▶ **Exercise aim**
Locate, in the data below, the line that contains "A flue-gas duct" and the line that contains "The cross-section of"; reproduce exactly those two lines and every line between them, nothing more.

▶ **Records provided**
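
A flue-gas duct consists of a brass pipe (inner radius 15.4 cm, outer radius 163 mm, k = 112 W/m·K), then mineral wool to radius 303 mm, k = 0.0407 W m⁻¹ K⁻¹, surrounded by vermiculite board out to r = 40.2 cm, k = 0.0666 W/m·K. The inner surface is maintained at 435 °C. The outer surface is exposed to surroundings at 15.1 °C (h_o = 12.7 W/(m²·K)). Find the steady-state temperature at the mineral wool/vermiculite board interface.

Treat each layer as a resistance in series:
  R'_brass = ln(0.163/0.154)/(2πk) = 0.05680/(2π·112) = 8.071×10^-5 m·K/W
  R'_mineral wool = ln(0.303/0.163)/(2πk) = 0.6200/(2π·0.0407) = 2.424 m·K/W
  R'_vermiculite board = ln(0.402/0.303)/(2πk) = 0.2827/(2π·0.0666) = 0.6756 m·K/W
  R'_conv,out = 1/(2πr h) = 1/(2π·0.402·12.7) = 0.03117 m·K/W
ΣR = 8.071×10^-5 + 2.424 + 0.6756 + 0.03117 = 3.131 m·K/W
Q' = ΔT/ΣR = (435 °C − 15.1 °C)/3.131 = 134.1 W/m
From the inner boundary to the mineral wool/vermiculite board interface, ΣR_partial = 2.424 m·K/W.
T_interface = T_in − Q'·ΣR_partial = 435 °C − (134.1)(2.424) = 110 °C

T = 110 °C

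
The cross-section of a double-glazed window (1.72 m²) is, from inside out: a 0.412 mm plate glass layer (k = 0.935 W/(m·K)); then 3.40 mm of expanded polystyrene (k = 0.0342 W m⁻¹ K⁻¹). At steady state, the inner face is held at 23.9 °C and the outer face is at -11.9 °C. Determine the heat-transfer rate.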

* * *

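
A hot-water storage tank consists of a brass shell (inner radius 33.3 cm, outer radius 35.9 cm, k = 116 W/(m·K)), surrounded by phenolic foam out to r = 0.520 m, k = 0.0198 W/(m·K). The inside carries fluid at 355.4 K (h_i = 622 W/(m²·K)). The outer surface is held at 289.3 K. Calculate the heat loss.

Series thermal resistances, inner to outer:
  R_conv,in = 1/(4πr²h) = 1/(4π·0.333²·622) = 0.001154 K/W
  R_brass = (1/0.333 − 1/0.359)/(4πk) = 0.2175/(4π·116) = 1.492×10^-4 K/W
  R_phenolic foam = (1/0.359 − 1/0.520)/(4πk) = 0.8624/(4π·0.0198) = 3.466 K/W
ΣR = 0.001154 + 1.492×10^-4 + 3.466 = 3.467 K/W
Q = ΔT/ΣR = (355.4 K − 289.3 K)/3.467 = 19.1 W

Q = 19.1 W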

▶ **Output for this exercise**
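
A flue-gas duct consists of a brass pipe (inner radius 15.4 cm, outer radius 163 mm, k = 112 W/m·K), then mineral wool to radius 303 mm, k = 0.0407 W m⁻¹ K⁻¹, surrounded by vermiculite board out to r = 40.2 cm, k = 0.0666 W/m·K. The inner surface is maintained at 435 °C. The outer surface is exposed to surroundings at 15.1 °C (h_o = 12.7 W/(m²·K)). Find the steady-state temperature at the mineral wool/vermiculite board interface.

Treat each layer as a resistance in series:
  R'_brass = ln(0.163/0.154)/(2πk) = 0.05680/(2π·112) = 8.071×10^-5 m·K/W
  R'_mineral wool = ln(0.303/0.163)/(2πk) = 0.6200/(2π·0.0407) = 2.424 m·K/W
  R'_vermiculite board = ln(0.402/0.303)/(2πk) = 0.2827/(2π·0.0666) = 0.6756 m·K/W
  R'_conv,out = 1/(2πr h) = 1/(2π·0.402·12.7) = 0.03117 m·K/W
ΣR = 8.071×10^-5 + 2.424 + 0.6756 + 0.03117 = 3.131 m·K/W
Q' = ΔT/ΣR = (435 °C − 15.1 °C)/3.131 = 134.1 W/m
From the inner boundary to the mineral wool/vermiculite board interface, ΣR_partial = 2.424 m·K/W.
T_interface = T_in − Q'·ΣR_partial = 435 °C − (134.1)(2.424) = 110 °C

T = 110 °C

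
The cross-section of a double-glazed window (1.72 m²) is, from inside out: a 0.412 mm plate glass layer (k = 0.935 W/(m·K)); then 3.40 mm of expanded polystyrene (k = 0.0342 W m⁻¹ K⁻¹). At steady state, the inner face is held at 23.9 °C and the outer face is at -11.9 °C. Determine the heat-transfer rate.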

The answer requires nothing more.